WORK ORDER: Return, exactly as written, every line from the first line of the data below through the line that contains "midpoint of DG".

(Stored items)
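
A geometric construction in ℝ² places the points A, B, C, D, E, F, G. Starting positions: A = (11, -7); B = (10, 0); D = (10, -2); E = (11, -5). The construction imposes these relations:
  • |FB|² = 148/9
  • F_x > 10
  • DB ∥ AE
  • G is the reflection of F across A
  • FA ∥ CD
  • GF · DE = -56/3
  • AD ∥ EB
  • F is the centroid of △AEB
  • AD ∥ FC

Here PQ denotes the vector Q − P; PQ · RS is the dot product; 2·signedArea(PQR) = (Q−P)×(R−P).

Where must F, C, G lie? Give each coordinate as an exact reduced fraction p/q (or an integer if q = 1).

1. F_x = 32/3  [F is the centroid of △AEB]
2. F_y = -4  [F is the centroid of △AEB]
   → F = (32/3, -4)
3. C_x = 29/3  [FA ∥ CD ∩ AD ∥ FC]
4. C_y = 1  [FA ∥ CD ∩ AD ∥ FC]
   → C = (29/3, 1)
5. G_x = 34/3  [G is the reflection of F across A]
6. G_y = -10  [G is the reflection of F across A]
   → G = (34/3, -10)

C = (29/3, 1)
F = (32/3, -4)
G = (34/3, -10)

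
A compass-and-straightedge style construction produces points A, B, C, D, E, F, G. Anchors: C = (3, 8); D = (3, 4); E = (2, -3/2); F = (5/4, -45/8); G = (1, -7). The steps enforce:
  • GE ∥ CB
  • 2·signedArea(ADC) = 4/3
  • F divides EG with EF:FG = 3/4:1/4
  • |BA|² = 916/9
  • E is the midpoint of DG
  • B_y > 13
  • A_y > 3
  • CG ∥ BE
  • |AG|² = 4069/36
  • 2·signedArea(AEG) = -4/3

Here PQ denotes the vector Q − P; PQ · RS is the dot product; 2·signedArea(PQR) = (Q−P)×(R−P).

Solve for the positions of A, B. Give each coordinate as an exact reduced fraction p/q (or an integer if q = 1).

A = (8/3, 7/2)
B = (4, 27/2)

1. A_x = 8/3  [2·signedArea(ADC) = 4/3 ∩ 2·signedArea(AEG) = -4/3]
2. A_y = 7/2  [2·signedArea(ADC) = 4/3 ∩ 2·signedArea(AEG) = -4/3]
   → A = (8/3, 7/2)
3. B_x = 4  [CG ∥ BE ∩ GE ∥ CB]
4. B_y = 27/2  [CG ∥ BE ∩ GE ∥ CB]
   → B = (4, 27/2)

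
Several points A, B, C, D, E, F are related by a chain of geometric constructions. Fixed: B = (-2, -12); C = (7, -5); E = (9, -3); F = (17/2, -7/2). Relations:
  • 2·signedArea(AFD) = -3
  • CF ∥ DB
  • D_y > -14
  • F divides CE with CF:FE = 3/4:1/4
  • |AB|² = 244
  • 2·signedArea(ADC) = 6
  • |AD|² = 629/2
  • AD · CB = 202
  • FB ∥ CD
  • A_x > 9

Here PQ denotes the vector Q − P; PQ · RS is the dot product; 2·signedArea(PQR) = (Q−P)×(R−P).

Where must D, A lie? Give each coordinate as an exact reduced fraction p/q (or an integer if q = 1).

A = (10, -2)
D = (-7/2, -27/2)

1. D_x = -7/2  [CF ∥ DB ∩ FB ∥ CD]
2. D_y = -27/2  [CF ∥ DB ∩ FB ∥ CD]
   → D = (-7/2, -27/2)
3. A_x = 10  [2·signedArea(AFD) = -3 ∩ 2·signedArea(ADC) = 6]
4. A_y = -2  [2·signedArea(AFD) = -3 ∩ 2·signedArea(ADC) = 6]
   → A = (10, -2)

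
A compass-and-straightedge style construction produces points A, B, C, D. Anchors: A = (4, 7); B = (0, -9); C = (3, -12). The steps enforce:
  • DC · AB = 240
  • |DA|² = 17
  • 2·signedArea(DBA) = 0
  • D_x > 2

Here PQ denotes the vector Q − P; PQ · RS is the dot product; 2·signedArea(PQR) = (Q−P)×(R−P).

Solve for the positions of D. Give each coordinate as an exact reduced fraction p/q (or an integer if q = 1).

D = (3, 3)

1. D_x = 3  [2·signedArea(DBA) = 0 ∩ DC · AB = 240]
2. D_y = 3  [2·signedArea(DBA) = 0 ∩ DC · AB = 240]
   → D = (3, 3)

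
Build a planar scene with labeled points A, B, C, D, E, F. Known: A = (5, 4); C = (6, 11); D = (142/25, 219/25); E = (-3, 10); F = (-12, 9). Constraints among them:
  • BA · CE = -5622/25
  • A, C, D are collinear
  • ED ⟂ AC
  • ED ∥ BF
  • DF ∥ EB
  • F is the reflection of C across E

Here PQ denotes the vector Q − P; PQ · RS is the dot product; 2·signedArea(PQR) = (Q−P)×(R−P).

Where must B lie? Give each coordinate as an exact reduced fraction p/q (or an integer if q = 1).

1. B_x = -517/25  [ED ∥ BF ∩ DF ∥ EB]
2. B_y = 256/25  [ED ∥ BF ∩ DF ∥ EB]
   → B = (-517/25, 256/25)

B = (-517/25, 256/25)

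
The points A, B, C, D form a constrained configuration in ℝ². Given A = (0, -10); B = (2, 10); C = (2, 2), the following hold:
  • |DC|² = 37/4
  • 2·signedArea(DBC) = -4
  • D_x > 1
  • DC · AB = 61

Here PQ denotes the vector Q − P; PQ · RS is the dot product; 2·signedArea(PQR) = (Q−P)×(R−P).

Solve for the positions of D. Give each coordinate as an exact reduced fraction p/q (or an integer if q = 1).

D = (3/2, -1)

1. D_x = 3/2  [2·signedArea(DBC) = -4 ∩ DC · AB = 61]
2. D_y = -1  [2·signedArea(DBC) = -4 ∩ DC · AB = 61]
   → D = (3/2, -1)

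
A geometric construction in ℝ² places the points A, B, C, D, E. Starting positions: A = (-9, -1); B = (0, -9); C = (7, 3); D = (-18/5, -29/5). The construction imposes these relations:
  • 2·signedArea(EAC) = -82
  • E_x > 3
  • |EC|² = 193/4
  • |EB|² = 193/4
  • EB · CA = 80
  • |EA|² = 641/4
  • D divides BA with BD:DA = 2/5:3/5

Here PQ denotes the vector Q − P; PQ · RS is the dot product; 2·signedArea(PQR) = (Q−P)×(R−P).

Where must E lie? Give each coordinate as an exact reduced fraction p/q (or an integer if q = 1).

E = (7/2, -3)

1. E_x = 7/2  [2·signedArea(EAC) = -82 ∩ EB · CA = 80]
2. E_y = -3  [2·signedArea(EAC) = -82 ∩ EB · CA = 80]
   → E = (7/2, -3)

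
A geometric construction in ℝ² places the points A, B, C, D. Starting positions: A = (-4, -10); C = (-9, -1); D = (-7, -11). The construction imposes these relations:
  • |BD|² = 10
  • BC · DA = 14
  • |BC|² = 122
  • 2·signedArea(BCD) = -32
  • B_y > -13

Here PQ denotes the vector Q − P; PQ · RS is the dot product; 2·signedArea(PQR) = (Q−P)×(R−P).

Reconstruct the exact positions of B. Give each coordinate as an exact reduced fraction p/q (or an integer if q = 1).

B = (-10, -12)

1. B_x = -10  [BC · DA = 14 ∩ 2·signedArea(BCD) = -32]
2. B_y = -12  [BC · DA = 14 ∩ 2·signedArea(BCD) = -32]
   → B = (-10, -12)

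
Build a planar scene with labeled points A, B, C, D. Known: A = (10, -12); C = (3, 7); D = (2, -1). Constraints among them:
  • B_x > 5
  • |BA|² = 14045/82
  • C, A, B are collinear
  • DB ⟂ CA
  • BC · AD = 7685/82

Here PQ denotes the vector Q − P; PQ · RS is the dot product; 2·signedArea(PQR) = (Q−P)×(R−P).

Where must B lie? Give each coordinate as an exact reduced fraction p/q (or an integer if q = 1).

1. B_x = 449/82  [C, A, B are collinear ∩ DB ⟂ CA]
2. B_y = 23/82  [C, A, B are collinear ∩ DB ⟂ CA]
   → B = (449/82, 23/82)

B = (449/82, 23/82)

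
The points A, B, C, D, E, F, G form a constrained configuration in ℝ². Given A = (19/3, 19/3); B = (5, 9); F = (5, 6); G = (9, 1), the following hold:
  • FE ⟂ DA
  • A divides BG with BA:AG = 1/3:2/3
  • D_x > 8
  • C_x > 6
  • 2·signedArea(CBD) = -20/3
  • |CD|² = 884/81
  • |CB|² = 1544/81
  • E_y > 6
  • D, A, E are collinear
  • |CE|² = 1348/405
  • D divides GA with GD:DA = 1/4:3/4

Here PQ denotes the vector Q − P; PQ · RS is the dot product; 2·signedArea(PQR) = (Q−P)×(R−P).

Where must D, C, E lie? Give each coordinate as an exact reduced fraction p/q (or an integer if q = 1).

C = (55/9, 43/9)
D = (25/3, 7/3)
E = (31/5, 33/5)

1. D_x = 25/3  [D divides GA with GD:DA = 1/4:3/4]
2. D_y = 7/3  [D divides GA with GD:DA = 1/4:3/4]
   → D = (25/3, 7/3)
3. C_x = 55/9  [line 20/3·x + 10/3·y + -170/3 = 0 ∩ |CB|² = 1544/81]
4. C_y = 43/9  [line 20/3·x + 10/3·y + -170/3 = 0 ∩ |CB|² = 1544/81]
   → C = (55/9, 43/9)
5. E_x = 31/5  [D, A, E are collinear ∩ FE ⟂ DA]
6. E_y = 33/5  [D, A, E are collinear ∩ FE ⟂ DA]
   → E = (31/5, 33/5)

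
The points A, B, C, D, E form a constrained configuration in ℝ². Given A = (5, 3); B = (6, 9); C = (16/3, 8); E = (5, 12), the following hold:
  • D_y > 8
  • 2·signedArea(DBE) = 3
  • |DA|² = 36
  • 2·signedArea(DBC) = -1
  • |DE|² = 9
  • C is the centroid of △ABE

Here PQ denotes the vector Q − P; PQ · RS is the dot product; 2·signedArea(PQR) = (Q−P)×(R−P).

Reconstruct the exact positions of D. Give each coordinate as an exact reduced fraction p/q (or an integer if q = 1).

D = (5, 9)

1. D_x = 5  [2·signedArea(DBE) = 3 ∩ 2·signedArea(DBC) = -1]
2. D_y = 9  [2·signedArea(DBE) = 3 ∩ 2·signedArea(DBC) = -1]
   → D = (5, 9)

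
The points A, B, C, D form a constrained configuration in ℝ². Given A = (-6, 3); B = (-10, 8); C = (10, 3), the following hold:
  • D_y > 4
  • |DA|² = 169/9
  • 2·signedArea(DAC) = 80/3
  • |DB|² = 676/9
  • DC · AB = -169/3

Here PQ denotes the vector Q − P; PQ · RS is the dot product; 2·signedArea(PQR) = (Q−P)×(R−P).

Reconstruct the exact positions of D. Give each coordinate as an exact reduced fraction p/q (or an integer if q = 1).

1. D_x = -2  [2·signedArea(DAC) = 80/3 ∩ DC · AB = -169/3]
2. D_y = 14/3  [2·signedArea(DAC) = 80/3 ∩ DC · AB = -169/3]
   → D = (-2, 14/3)

D = (-2, 14/3)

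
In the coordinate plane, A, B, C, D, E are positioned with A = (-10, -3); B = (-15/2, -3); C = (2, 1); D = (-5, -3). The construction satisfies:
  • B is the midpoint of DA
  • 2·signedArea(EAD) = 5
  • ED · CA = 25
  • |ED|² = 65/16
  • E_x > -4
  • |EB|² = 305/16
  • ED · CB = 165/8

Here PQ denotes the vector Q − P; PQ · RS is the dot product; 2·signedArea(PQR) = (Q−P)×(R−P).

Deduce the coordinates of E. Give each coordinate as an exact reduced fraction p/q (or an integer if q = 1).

E = (-13/4, -2)

1. E_x = -13/4  [ED · CA = 25 ∩ 2·signedArea(EAD) = 5]
2. E_y = -2  [ED · CA = 25 ∩ 2·signedArea(EAD) = 5]
   → E = (-13/4, -2)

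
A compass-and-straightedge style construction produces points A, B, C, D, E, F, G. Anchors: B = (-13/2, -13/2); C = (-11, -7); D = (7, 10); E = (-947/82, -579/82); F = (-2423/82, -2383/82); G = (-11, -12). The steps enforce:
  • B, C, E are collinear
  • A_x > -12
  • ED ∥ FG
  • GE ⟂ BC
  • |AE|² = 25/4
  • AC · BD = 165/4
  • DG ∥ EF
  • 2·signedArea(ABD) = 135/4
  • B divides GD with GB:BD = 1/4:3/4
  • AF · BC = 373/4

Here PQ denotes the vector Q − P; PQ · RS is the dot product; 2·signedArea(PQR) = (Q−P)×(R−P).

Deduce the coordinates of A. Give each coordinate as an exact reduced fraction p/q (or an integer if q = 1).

A = (-11, -19/2)

1. A_x = -11  [AF · BC = 373/4 ∩ AC · BD = 165/4]
2. A_y = -19/2  [AF · BC = 373/4 ∩ AC · BD = 165/4]
   → A = (-11, -19/2)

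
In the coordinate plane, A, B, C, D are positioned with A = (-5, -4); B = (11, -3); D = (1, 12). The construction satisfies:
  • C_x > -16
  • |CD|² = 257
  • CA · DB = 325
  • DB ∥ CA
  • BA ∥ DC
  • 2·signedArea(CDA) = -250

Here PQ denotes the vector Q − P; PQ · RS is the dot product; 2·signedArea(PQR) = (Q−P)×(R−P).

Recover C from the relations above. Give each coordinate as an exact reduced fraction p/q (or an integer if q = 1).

C = (-15, 11)

1. C_x = -15  [DB ∥ CA ∩ BA ∥ DC]
2. C_y = 11  [DB ∥ CA ∩ BA ∥ DC]
   → C = (-15, 11)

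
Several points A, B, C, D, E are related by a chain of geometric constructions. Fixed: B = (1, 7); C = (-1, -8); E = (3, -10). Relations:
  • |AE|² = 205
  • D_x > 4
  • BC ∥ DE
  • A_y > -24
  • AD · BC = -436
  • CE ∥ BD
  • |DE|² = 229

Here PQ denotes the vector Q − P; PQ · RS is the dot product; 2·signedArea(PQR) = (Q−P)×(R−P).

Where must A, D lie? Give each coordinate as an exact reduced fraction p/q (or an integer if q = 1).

1. D_x = 5  [BC ∥ DE ∩ CE ∥ BD]
2. D_y = 5  [BC ∥ DE ∩ CE ∥ BD]
   → D = (5, 5)
3. A_x = -3  [line 2·x + 15·y + 351 = 0 ∩ |AE|² = 205]
4. A_y = -23  [line 2·x + 15·y + 351 = 0 ∩ |AE|² = 205]
   → A = (-3, -23)

A = (-3, -23)
D = (5, 5)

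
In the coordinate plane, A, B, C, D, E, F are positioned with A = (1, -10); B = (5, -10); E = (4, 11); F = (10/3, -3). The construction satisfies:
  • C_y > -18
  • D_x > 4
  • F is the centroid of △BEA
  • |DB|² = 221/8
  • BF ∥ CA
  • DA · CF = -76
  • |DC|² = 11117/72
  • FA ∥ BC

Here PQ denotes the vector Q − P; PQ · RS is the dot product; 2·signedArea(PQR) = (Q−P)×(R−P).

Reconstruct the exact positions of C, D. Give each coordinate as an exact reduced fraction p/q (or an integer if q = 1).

1. C_x = 8/3  [BF ∥ CA ∩ FA ∥ BC]
2. C_y = -17  [BF ∥ CA ∩ FA ∥ BC]
   → C = (8/3, -17)
3. D_x = 19/4  [line -2/3·x + -14·y + -190/3 = 0 ∩ |DC|² = 11117/72]
4. D_y = -19/4  [line -2/3·x + -14·y + -190/3 = 0 ∩ |DC|² = 11117/72]
   → D = (19/4, -19/4)

C = (8/3, -17)
D = (19/4, -19/4)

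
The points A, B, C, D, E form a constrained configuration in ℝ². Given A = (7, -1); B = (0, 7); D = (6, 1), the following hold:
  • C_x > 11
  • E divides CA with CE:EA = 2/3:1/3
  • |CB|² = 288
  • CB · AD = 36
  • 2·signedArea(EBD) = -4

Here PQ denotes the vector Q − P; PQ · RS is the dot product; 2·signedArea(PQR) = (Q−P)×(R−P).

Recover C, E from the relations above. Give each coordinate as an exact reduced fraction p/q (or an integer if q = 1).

C = (12, -5)
E = (26/3, -7/3)

1. C_x = 12  [line 1·x + -2·y + -22 = 0 ∩ |CB|² = 288]
2. C_y = -5  [line 1·x + -2·y + -22 = 0 ∩ |CB|² = 288]
   → C = (12, -5)
3. E_x = 26/3  [E divides CA with CE:EA = 2/3:1/3]
4. E_y = -7/3  [E divides CA with CE:EA = 2/3:1/3]
   → E = (26/3, -7/3)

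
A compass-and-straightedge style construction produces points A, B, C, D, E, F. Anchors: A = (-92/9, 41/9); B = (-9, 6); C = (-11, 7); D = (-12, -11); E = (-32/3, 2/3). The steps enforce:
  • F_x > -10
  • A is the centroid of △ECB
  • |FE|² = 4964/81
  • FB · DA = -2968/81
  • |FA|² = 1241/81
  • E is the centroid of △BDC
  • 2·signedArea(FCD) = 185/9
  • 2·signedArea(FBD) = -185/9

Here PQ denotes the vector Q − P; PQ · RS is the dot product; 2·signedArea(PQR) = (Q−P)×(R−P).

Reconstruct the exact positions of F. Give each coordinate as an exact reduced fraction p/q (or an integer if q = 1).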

ANSWER AREA:
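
A geometric construction in ℝ² places the points A, B, C, D, E, F, G. Starting positions: A = (11, -7); B = (10, 0); D = (10, -2); E = (11, -5). The construction imposes these relations:
  • |FB|² = 148/9
  • F_x > 10
  • DB ∥ AE
  • G is the reflection of F across A
  • FA ∥ CD
  • GF · DE = -56/3
  • AD ∥ EB
  • F is the centroid of △AEB
  • AD ∥ FC

Here PQ denotes the vector Q − P; PQ · RS is the dot product; 2·signedArea(PQR) = (Q−P)×(R−P).

Where must F, C, G lie? Give each coordinate as an exact reduced fraction p/q (or an integer if q = 1).

1. F_x = 32/3  [F is the centroid of △AEB]
2. F_y = -4  [F is the centroid of △AEB]
   → F = (32/3, -4)
3. C_x = 29/3  [FA ∥ CD ∩ AD ∥ FC]
4. C_y = 1  [FA ∥ CD ∩ AD ∥ FC]
   → C = (29/3, 1)
5. G_x = 34/3  [G is the reflection of F across A]
6. G_y = -10  [G is the reflection of F across A]
   → G = (34/3, -10)

C = (29/3, 1)
F = (32/3, -4)
G = (34/3, -10)

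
A compass-and-straightedge style construction produces points A, B, C, D, E, F, G. Anchors: C = (3, 8); D = (3, 4); E = (2, -3/2); F = (5/4, -45/8); G = (1, -7). The steps enforce:
  • GE ∥ CB
  • 2·signedArea(ADC) = 4/3
  • F divides EG with EF:FG = 3/4:1/4
  • |BA|² = 916/9
  • E is the midpoint of DG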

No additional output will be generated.